- YOUR TASK: Transcribe the full listing so that each line reads as it does in the original.

- AVAILABLE DATA:
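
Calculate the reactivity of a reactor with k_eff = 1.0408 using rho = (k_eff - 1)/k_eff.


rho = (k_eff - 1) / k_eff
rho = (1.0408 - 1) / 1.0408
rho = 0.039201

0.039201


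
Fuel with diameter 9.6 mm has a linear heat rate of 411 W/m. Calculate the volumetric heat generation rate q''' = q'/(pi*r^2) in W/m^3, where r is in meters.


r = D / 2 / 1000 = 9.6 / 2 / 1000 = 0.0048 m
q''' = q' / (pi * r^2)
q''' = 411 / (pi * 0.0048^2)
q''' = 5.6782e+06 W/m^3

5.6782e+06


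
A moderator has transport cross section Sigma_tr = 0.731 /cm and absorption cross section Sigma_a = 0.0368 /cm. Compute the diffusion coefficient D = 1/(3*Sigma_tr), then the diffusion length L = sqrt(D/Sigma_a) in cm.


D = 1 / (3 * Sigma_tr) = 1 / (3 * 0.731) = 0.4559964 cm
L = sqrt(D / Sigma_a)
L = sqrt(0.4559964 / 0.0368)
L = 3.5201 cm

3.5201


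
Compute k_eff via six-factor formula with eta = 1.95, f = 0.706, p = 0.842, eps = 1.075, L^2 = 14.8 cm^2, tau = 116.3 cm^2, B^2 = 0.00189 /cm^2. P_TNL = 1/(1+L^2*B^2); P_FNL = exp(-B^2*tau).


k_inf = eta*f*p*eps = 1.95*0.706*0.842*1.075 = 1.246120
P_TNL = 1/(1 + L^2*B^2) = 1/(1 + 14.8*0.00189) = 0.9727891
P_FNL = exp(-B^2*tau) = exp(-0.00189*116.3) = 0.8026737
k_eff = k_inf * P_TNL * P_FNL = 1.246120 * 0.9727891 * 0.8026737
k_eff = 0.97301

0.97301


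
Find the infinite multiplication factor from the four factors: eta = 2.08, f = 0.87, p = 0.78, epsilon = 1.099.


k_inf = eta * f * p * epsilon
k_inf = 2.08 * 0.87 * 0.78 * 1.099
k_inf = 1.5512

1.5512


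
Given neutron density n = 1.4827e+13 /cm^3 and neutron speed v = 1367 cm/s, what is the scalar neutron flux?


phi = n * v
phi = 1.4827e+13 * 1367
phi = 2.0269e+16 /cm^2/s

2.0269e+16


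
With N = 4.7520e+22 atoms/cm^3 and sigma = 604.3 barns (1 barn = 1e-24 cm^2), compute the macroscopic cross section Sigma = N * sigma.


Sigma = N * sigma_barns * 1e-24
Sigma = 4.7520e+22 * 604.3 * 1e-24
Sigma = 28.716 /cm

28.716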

- ANSWER AREA:
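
Calculate the reactivity of a reactor with k_eff = 1.0408 using rho = (k_eff - 1)/k_eff.


rho = (k_eff - 1) / k_eff
rho = (1.0408 - 1) / 1.0408
rho = 0.039201

0.039201


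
Fuel with diameter 9.6 mm has a linear heat rate of 411 W/m. Calculate the volumetric heat generation rate q''' = q'/(pi*r^2) in W/m^3, where r is in meters.


r = D / 2 / 1000 = 9.6 / 2 / 1000 = 0.0048 m
q''' = q' / (pi * r^2)
q''' = 411 / (pi * 0.0048^2)
q''' = 5.6782e+06 W/m^3

5.6782e+06


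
A moderator has transport cross section Sigma_tr = 0.731 /cm and absorption cross section Sigma_a = 0.0368 /cm. Compute the diffusion coefficient D = 1/(3*Sigma_tr), then the diffusion length L = sqrt(D/Sigma_a) in cm.


D = 1 / (3 * Sigma_tr) = 1 / (3 * 0.731) = 0.4559964 cm
L = sqrt(D / Sigma_a)
L = sqrt(0.4559964 / 0.0368)
L = 3.5201 cm

3.5201


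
Compute k_eff via six-factor formula with eta = 1.95, f = 0.706, p = 0.842, eps = 1.075, L^2 = 14.8 cm^2, tau = 116.3 cm^2, B^2 = 0.00189 /cm^2. P_TNL = 1/(1+L^2*B^2); P_FNL = exp(-B^2*tau).


k_inf = eta*f*p*eps = 1.95*0.706*0.842*1.075 = 1.246120
P_TNL = 1/(1 + L^2*B^2) = 1/(1 + 14.8*0.00189) = 0.9727891
P_FNL = exp(-B^2*tau) = exp(-0.00189*116.3) = 0.8026737
k_eff = k_inf * P_TNL * P_FNL = 1.246120 * 0.9727891 * 0.8026737
k_eff = 0.97301

0.97301


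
Find the infinite multiplication factor from the four factors: eta = 2.08, f = 0.87, p = 0.78, epsilon = 1.099.


k_inf = eta * f * p * epsilon
k_inf = 2.08 * 0.87 * 0.78 * 1.099
k_inf = 1.5512

1.5512


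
Given neutron density n = 1.4827e+13 /cm^3 and neutron speed v = 1367 cm/s, what is the scalar neutron flux?


phi = n * v
phi = 1.4827e+13 * 1367
phi = 2.0269e+16 /cm^2/s

2.0269e+16


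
With N = 4.7520e+22 atoms/cm^3 and sigma = 604.3 barns (1 barn = 1e-24 cm^2), compute the macroscopic cross section Sigma = N * sigma.


Sigma = N * sigma_barns * 1e-24
Sigma = 4.7520e+22 * 604.3 * 1e-24
Sigma = 28.716 /cm

28.716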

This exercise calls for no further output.